Source data:
┌──

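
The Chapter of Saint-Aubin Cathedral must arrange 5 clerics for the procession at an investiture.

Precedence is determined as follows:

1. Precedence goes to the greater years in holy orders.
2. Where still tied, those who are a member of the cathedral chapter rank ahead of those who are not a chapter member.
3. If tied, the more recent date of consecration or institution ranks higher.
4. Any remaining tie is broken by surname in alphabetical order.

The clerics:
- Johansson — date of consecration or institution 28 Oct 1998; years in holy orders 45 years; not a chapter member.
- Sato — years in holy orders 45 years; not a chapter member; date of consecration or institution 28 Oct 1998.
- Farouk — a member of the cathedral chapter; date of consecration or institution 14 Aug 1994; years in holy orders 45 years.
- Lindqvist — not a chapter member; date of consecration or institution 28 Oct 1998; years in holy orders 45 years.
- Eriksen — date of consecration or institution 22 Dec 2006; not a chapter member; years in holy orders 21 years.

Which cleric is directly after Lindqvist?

By years in holy orders (higher first): Farouk, Johansson, Lindqvist and Sato (each 45 years); then Eriksen (21 years).
Among Farouk, Johansson, Lindqvist and Sato, a member of the cathedral chapter before not a chapter member: Farouk (a member of the cathedral chapter) before Johansson, Lindqvist and Sato (not a chapter member).
Johansson, Lindqvist and Sato all have date of consecration or institution 28 Oct 1998, so the next rule applies.
Among Johansson, Lindqvist and Sato, alphabetically by surname: Johansson before Lindqvist before Sato.
Order: Farouk, Johansson, Lindqvist, Sato, Eriksen.

Sato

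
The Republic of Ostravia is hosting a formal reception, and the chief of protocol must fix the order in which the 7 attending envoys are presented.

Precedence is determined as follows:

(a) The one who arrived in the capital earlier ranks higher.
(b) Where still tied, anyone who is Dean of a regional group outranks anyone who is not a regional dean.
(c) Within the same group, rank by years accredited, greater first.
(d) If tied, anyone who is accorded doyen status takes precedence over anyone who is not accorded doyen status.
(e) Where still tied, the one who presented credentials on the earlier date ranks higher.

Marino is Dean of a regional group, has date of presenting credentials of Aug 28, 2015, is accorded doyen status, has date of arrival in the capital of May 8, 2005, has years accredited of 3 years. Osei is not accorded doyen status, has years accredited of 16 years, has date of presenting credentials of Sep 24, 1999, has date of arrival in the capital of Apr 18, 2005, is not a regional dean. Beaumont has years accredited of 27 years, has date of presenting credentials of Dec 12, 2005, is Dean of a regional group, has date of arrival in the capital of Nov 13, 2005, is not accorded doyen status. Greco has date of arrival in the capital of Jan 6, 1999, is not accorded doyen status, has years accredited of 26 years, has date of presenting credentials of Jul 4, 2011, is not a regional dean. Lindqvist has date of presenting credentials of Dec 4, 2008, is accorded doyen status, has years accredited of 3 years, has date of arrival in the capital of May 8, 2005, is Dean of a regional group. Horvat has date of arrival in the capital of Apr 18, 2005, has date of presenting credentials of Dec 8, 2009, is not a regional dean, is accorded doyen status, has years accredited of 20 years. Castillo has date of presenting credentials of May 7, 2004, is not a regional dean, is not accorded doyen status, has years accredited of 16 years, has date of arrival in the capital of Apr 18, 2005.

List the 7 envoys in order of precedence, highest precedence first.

By date of arrival in the capital (earlier first): Greco (Jan 6, 1999); then Horvat, Osei and Castillo (each Apr 18, 2005); then Lindqvist and Marino (both May 8, 2005); then Beaumont (Nov 13, 2005).
Horvat, Osei and Castillo are each not a regional dean, so the next rule applies.
Among Horvat, Osei and Castillo, by years accredited (higher first): Horvat (20 years) before Osei and Castillo (16 years).
Osei and Castillo are each not accorded doyen status, so the next rule applies.
Among Osei and Castillo, by date of presenting credentials (earlier first): Osei (Sep 24, 1999) before Castillo (May 7, 2004).
Lindqvist and Marino are each Dean of a regional group, so the next rule applies.
Lindqvist and Marino both have years accredited 3 years, so the next rule applies.
Lindqvist and Marino are each accorded doyen status, so the next rule applies.
Among Lindqvist and Marino, by date of presenting credentials (earlier first): Lindqvist (Dec 4, 2008) before Marino (Aug 28, 2015).
Full order: Greco, Horvat, Osei, Castillo, Lindqvist, Marino, Beaumont.

Greco, Horvat, Osei, Castillo, Lindqvist, Marino, Beaumont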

└──

> **Action item**
Write each entry out again. Do not change a word.

> **Problem solution**
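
The Chapter of Saint-Aubin Cathedral must arrange 5 clerics for the procession at an investiture.

Precedence is determined as follows:

1. Precedence goes to the greater years in holy orders.
2. Where still tied, those who are a member of the cathedral chapter rank ahead of those who are not a chapter member.
3. If tied, the more recent date of consecration or institution ranks higher.
4. Any remaining tie is broken by surname in alphabetical order.

The clerics:
- Johansson — date of consecration or institution 28 Oct 1998; years in holy orders 45 years; not a chapter member.
- Sato — years in holy orders 45 years; not a chapter member; date of consecration or institution 28 Oct 1998.
- Farouk — a member of the cathedral chapter; date of consecration or institution 14 Aug 1994; years in holy orders 45 years.
- Lindqvist — not a chapter member; date of consecration or institution 28 Oct 1998; years in holy orders 45 years.
- Eriksen — date of consecration or institution 22 Dec 2006; not a chapter member; years in holy orders 21 years.

Which cleric is directly after Lindqvist?

By years in holy orders (higher first): Farouk, Johansson, Lindqvist and Sato (each 45 years); then Eriksen (21 years).
Among Farouk, Johansson, Lindqvist and Sato, a member of the cathedral chapter before not a chapter member: Farouk (a member of the cathedral chapter) before Johansson, Lindqvist and Sato (not a chapter member).
Johansson, Lindqvist and Sato all have date of consecration or institution 28 Oct 1998, so the next rule applies.
Among Johansson, Lindqvist and Sato, alphabetically by surname: Johansson before Lindqvist before Sato.
Order: Farouk, Johansson, Lindqvist, Sato, Eriksen.

Sato

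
The Republic of Ostravia is hosting a formal reception, and the chief of protocol must fix the order in which the 7 attending envoys are presented.

Precedence is determined as follows:

(a) The one who arrived in the capital earlier ranks higher.
(b) Where still tied, anyone who is Dean of a regional group outranks anyone who is not a regional dean.
(c) Within the same group, rank by years accredited, greater first.
(d) If tied, anyone who is accorded doyen status takes precedence over anyone who is not accorded doyen status.
(e) Where still tied, the one who presented credentials on the earlier date ranks higher.

Marino is Dean of a regional group, has date of presenting credentials of Aug 28, 2015, is accorded doyen status, has date of arrival in the capital of May 8, 2005, has years accredited of 3 years. Osei is not accorded doyen status, has years accredited of 16 years, has date of presenting credentials of Sep 24, 1999, has date of arrival in the capital of Apr 18, 2005, is not a regional dean. Beaumont has years accredited of 27 years, has date of presenting credentials of Dec 12, 2005, is Dean of a regional group, has date of arrival in the capital of Nov 13, 2005, is not accorded doyen status. Greco has date of arrival in the capital of Jan 6, 1999, is not accorded doyen status, has years accredited of 26 years, has date of presenting credentials of Jul 4, 2011, is not a regional dean. Lindqvist has date of presenting credentials of Dec 4, 2008, is accorded doyen status, has years accredited of 3 years, has date of arrival in the capital of May 8, 2005, is Dean of a regional group. Horvat has date of arrival in the capital of Apr 18, 2005, has date of presenting credentials of Dec 8, 2009, is not a regional dean, is accorded doyen status, has years accredited of 20 years. Castillo has date of presenting credentials of May 7, 2004, is not a regional dean, is not accorded doyen status, has years accredited of 16 years, has date of arrival in the capital of Apr 18, 2005.

List the 7 envoys in order of precedence, highest precedence first.

By date of arrival in the capital (earlier first): Greco (Jan 6, 1999); then Horvat, Osei and Castillo (each Apr 18, 2005); then Lindqvist and Marino (both May 8, 2005); then Beaumont (Nov 13, 2005).
Horvat, Osei and Castillo are each not a regional dean, so the next rule applies.
Among Horvat, Osei and Castillo, by years accredited (higher first): Horvat (20 years) before Osei and Castillo (16 years).
Osei and Castillo are each not accorded doyen status, so the next rule applies.
Among Osei and Castillo, by date of presenting credentials (earlier first): Osei (Sep 24, 1999) before Castillo (May 7, 2004).
Lindqvist and Marino are each Dean of a regional group, so the next rule applies.
Lindqvist and Marino both have years accredited 3 years, so the next rule applies.
Lindqvist and Marino are each accorded doyen status, so the next rule applies.
Among Lindqvist and Marino, by date of presenting credentials (earlier first): Lindqvist (Dec 4, 2008) before Marino (Aug 28, 2015).
Full order: Greco, Horvat, Osei, Castillo, Lindqvist, Marino, Beaumont.

Greco, Horvat, Osei, Castillo, Lindqvist, Marino, Beaumont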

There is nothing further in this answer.